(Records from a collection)
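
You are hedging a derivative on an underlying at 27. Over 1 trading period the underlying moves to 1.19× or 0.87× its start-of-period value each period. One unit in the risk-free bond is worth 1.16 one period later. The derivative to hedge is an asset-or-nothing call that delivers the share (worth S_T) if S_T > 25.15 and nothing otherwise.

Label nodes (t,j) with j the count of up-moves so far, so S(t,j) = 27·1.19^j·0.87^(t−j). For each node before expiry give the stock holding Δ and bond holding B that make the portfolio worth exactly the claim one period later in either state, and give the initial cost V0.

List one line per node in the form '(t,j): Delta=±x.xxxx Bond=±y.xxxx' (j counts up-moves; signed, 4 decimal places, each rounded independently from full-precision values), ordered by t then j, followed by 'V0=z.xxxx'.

Risk-neutral probability p* = (R−d)/(u−d) = (1.16−0.87)/(1.19−0.87) = 0.9062.
Terminal payoffs: V(1,0)=0.0000, V(1,1)=32.1300
(0,0): S=27.0000. Δ = (V_up−V_dn)/(S_up−S_dn) = (32.1300−0.0000)/(32.1300−23.4900) = 3.7188. V = [p*·32.1300 + (1−p*)·0.0000]/1.16 = 25.1016. B = V − Δ·S = -75.3047.
Root portfolio cost Δ·27+B reproduces V0=25.1016.

(0,0): Delta=3.7188 Bond=-75.3047
V0=25.1016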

__Exercise aim__. Report the number of lines in these entries that hold the word "period". Add nothing else.

__Response below__. 2